Exact copies of all entries are expected.
── Stored data
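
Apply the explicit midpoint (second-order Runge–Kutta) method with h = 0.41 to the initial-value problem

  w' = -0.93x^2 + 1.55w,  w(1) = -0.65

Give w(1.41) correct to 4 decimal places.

Midpoint: k1 = f(x_n, w_n); k2 = f(x_n + h/2, w_n + (h/2)·k1); w_{n+1} = w_n + h·k2.
x=1.000000, w=-0.650000:
  k1 = f(1.000000, -0.650000) = -1.937500
  k2 = f(1.205000, -1.047187) = -2.973524
  w ← -0.650000 + 0.41·(-2.973524) = -1.869145
w(1.41) ≈ -1.8691

-1.8691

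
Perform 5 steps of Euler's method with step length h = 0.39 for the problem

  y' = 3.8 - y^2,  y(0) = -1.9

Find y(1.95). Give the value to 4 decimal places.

Euler: y_{n+1} = y_n + h·f(x_n, y_n).
x=0.000000, y=-1.900000: f=0.190000 → y ← -1.900000 + 0.39·0.190000 = -1.825900
x=0.390000, y=-1.825900: f=0.466089 → y ← -1.825900 + 0.39·0.466089 = -1.644125
x=0.780000, y=-1.644125: f=1.096852 → y ← -1.644125 + 0.39·1.096852 = -1.216353
x=1.170000, y=-1.216353: f=2.320486 → y ← -1.216353 + 0.39·2.320486 = -0.311363
x=1.560000, y=-0.311363: f=3.703053 → y ← -0.311363 + 0.39·3.703053 = 1.132827
y(1.95) ≈ 1.1328

1.1328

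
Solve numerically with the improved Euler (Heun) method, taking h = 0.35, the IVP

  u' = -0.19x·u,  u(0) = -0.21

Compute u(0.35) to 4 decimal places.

-0.2076

Heun: k1 = f(x_n, u_n); k2 = f(x_n + h, u_n + h·k1); u_{n+1} = u_n + (h/2)·(k1 + k2).
x=0.000000, u=-0.210000:
  k1 = f(0.000000, -0.210000) = 0.000000
  k2 = f(0.350000, -0.210000) = 0.013965
  u ← -0.210000 + (0.35/2)·(0.000000 + 0.013965) = -0.207556
u(0.35) ≈ -0.2076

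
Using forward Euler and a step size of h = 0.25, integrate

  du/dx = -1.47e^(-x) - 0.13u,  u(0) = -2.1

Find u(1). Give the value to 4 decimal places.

Euler: u_{n+1} = u_n + h·f(x_n, u_n).
x=0.000000, u=-2.100000: f=-1.197000 → u ← -2.100000 + 0.25·(-1.197000) = -2.399250
x=0.250000, u=-2.399250: f=-0.832935 → u ← -2.399250 + 0.25·(-0.832935) = -2.607484
x=0.500000, u=-2.607484: f=-0.552627 → u ← -2.607484 + 0.25·(-0.552627) = -2.745640
x=0.750000, u=-2.745640: f=-0.337446 → u ← -2.745640 + 0.25·(-0.337446) = -2.830002
u(1) ≈ -2.8300

-2.8300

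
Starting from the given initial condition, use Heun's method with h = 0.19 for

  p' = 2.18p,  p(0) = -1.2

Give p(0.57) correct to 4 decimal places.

Heun: k1 = f(s_n, p_n); k2 = f(s_n + h, p_n + h·k1); p_{n+1} = p_n + (h/2)·(k1 + k2).
s=0.000000, p=-1.200000:
  k1 = f(0.000000, -1.200000) = -2.616000
  k2 = f(0.190000, -1.697040) = -3.699547
  p ← -1.200000 + (0.19/2)·(-2.616000 + (-3.699547)) = -1.799977
s=0.190000, p=-1.799977:
  k1 = f(0.190000, -1.799977) = -3.923950
  k2 = f(0.380000, -2.545527) = -5.549250
  p ← -1.799977 + (0.19/2)·(-3.923950 + (-5.549250)) = -2.699931
s=0.380000, p=-2.699931:
  k1 = f(0.380000, -2.699931) = -5.885849
  k2 = f(0.570000, -3.818242) = -8.323768
  p ← -2.699931 + (0.19/2)·(-5.885849 + (-8.323768)) = -4.049845
p(0.57) ≈ -4.0498

-4.0498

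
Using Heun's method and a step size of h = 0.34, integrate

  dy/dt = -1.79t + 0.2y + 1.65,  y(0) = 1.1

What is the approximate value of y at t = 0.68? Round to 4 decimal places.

2.0329

Heun: k1 = f(t_n, y_n); k2 = f(t_n + h, y_n + h·k1); y_{n+1} = y_n + (h/2)·(k1 + k2).
t=0.000000, y=1.100000:
  k1 = f(0.000000, 1.100000) = 1.870000
  k2 = f(0.340000, 1.735800) = 1.388560
  y ← 1.100000 + (0.34/2)·(1.870000 + 1.388560) = 1.653955
t=0.340000, y=1.653955:
  k1 = f(0.340000, 1.653955) = 1.372191
  k2 = f(0.680000, 2.120500) = 0.856900
  y ← 1.653955 + (0.34/2)·(1.372191 + 0.856900) = 2.032901
y(0.68) ≈ 2.0329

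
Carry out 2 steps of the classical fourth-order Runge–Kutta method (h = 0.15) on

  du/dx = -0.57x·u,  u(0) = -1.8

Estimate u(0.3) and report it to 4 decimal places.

RK4: k1 = f(x_n, u_n); k2 = f(x_n + h/2, u_n + (h/2)·k1); k3 = f(x_n + h/2, u_n + (h/2)·k2); k4 = f(x_n + h, u_n + h·k3); u_{n+1} = u_n + (h/6)·(k1 + 2k2 + 2k3 + k4).
x=0.000000, u=-1.800000:
  k1 = f(0.000000, -1.800000) = 0.000000
  k2 = f(0.075000, -1.800000) = 0.076950
  k3 = f(0.075000, -1.794229) = 0.076703
  k4 = f(0.150000, -1.788495) = 0.152916
  u ← -1.800000 + (0.15/6)·(k1 + 2k2 + 2k3 + k4) = -1.788494
x=0.150000, u=-1.788494:
  k1 = f(0.150000, -1.788494) = 0.152916
  k2 = f(0.225000, -1.777026) = 0.227904
  k3 = f(0.225000, -1.771402) = 0.227182
  k4 = f(0.300000, -1.754417) = 0.300005
  u ← -1.788494 + (0.15/6)·(k1 + 2k2 + 2k3 + k4) = -1.754417
u(0.3) ≈ -1.7544

-1.7544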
────
• Solution to this exercise:
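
Apply the explicit midpoint (second-order Runge–Kutta) method with h = 0.41 to the initial-value problem

  w' = -0.93x^2 + 1.55w,  w(1) = -0.65

Give w(1.41) correct to 4 decimal places.

Midpoint: k1 = f(x_n, w_n); k2 = f(x_n + h/2, w_n + (h/2)·k1); w_{n+1} = w_n + h·k2.
x=1.000000, w=-0.650000:
  k1 = f(1.000000, -0.650000) = -1.937500
  k2 = f(1.205000, -1.047187) = -2.973524
  w ← -0.650000 + 0.41·(-2.973524) = -1.869145
w(1.41) ≈ -1.8691

-1.8691

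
Perform 5 steps of Euler's method with step length h = 0.39 for the problem

  y' = 3.8 - y^2,  y(0) = -1.9

Find y(1.95). Give the value to 4 decimal places.

Euler: y_{n+1} = y_n + h·f(x_n, y_n).
x=0.000000, y=-1.900000: f=0.190000 → y ← -1.900000 + 0.39·0.190000 = -1.825900
x=0.390000, y=-1.825900: f=0.466089 → y ← -1.825900 + 0.39·0.466089 = -1.644125
x=0.780000, y=-1.644125: f=1.096852 → y ← -1.644125 + 0.39·1.096852 = -1.216353
x=1.170000, y=-1.216353: f=2.320486 → y ← -1.216353 + 0.39·2.320486 = -0.311363
x=1.560000, y=-0.311363: f=3.703053 → y ← -0.311363 + 0.39·3.703053 = 1.132827
y(1.95) ≈ 1.1328

1.1328

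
Solve numerically with the improved Euler (Heun) method, taking h = 0.35, the IVP

  u' = -0.19x·u,  u(0) = -0.21

Compute u(0.35) to 4 decimal places.

-0.2076

Heun: k1 = f(x_n, u_n); k2 = f(x_n + h, u_n + h·k1); u_{n+1} = u_n + (h/2)·(k1 + k2).
x=0.000000, u=-0.210000:
  k1 = f(0.000000, -0.210000) = 0.000000
  k2 = f(0.350000, -0.210000) = 0.013965
  u ← -0.210000 + (0.35/2)·(0.000000 + 0.013965) = -0.207556
u(0.35) ≈ -0.2076

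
Using forward Euler and a step size of h = 0.25, integrate

  du/dx = -1.47e^(-x) - 0.13u,  u(0) = -2.1

Find u(1). Give the value to 4 decimal places.

Euler: u_{n+1} = u_n + h·f(x_n, u_n).
x=0.000000, u=-2.100000: f=-1.197000 → u ← -2.100000 + 0.25·(-1.197000) = -2.399250
x=0.250000, u=-2.399250: f=-0.832935 → u ← -2.399250 + 0.25·(-0.832935) = -2.607484
x=0.500000, u=-2.607484: f=-0.552627 → u ← -2.607484 + 0.25·(-0.552627) = -2.745640
x=0.750000, u=-2.745640: f=-0.337446 → u ← -2.745640 + 0.25·(-0.337446) = -2.830002
u(1) ≈ -2.8300

-2.8300

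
Starting from the given initial condition, use Heun's method with h = 0.19 for

  p' = 2.18p,  p(0) = -1.2

Give p(0.57) correct to 4 decimal places.

Heun: k1 = f(s_n, p_n); k2 = f(s_n + h, p_n + h·k1); p_{n+1} = p_n + (h/2)·(k1 + k2).
s=0.000000, p=-1.200000:
  k1 = f(0.000000, -1.200000) = -2.616000
  k2 = f(0.190000, -1.697040) = -3.699547
  p ← -1.200000 + (0.19/2)·(-2.616000 + (-3.699547)) = -1.799977
s=0.190000, p=-1.799977:
  k1 = f(0.190000, -1.799977) = -3.923950
  k2 = f(0.380000, -2.545527) = -5.549250
  p ← -1.799977 + (0.19/2)·(-3.923950 + (-5.549250)) = -2.699931
s=0.380000, p=-2.699931:
  k1 = f(0.380000, -2.699931) = -5.885849
  k2 = f(0.570000, -3.818242) = -8.323768
  p ← -2.699931 + (0.19/2)·(-5.885849 + (-8.323768)) = -4.049845
p(0.57) ≈ -4.0498

-4.0498

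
Using Heun's method and a step size of h = 0.34, integrate

  dy/dt = -1.79t + 0.2y + 1.65,  y(0) = 1.1

What is the approximate value of y at t = 0.68? Round to 4 decimal places.

2.0329

Heun: k1 = f(t_n, y_n); k2 = f(t_n + h, y_n + h·k1); y_{n+1} = y_n + (h/2)·(k1 + k2).
t=0.000000, y=1.100000:
  k1 = f(0.000000, 1.100000) = 1.870000
  k2 = f(0.340000, 1.735800) = 1.388560
  y ← 1.100000 + (0.34/2)·(1.870000 + 1.388560) = 1.653955
t=0.340000, y=1.653955:
  k1 = f(0.340000, 1.653955) = 1.372191
  k2 = f(0.680000, 2.120500) = 0.856900
  y ← 1.653955 + (0.34/2)·(1.372191 + 0.856900) = 2.032901
y(0.68) ≈ 2.0329

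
Carry out 2 steps of the classical fourth-order Runge–Kutta method (h = 0.15) on

  du/dx = -0.57x·u,  u(0) = -1.8

Estimate u(0.3) and report it to 4 decimal places.

RK4: k1 = f(x_n, u_n); k2 = f(x_n + h/2, u_n + (h/2)·k1); k3 = f(x_n + h/2, u_n + (h/2)·k2); k4 = f(x_n + h, u_n + h·k3); u_{n+1} = u_n + (h/6)·(k1 + 2k2 + 2k3 + k4).
x=0.000000, u=-1.800000:
  k1 = f(0.000000, -1.800000) = 0.000000
  k2 = f(0.075000, -1.800000) = 0.076950
  k3 = f(0.075000, -1.794229) = 0.076703
  k4 = f(0.150000, -1.788495) = 0.152916
  u ← -1.800000 + (0.15/6)·(k1 + 2k2 + 2k3 + k4) = -1.788494
x=0.150000, u=-1.788494:
  k1 = f(0.150000, -1.788494) = 0.152916
  k2 = f(0.225000, -1.777026) = 0.227904
  k3 = f(0.225000, -1.771402) = 0.227182
  k4 = f(0.300000, -1.754417) = 0.300005
  u ← -1.788494 + (0.15/6)·(k1 + 2k2 + 2k3 + k4) = -1.754417
u(0.3) ≈ -1.7544

-1.7544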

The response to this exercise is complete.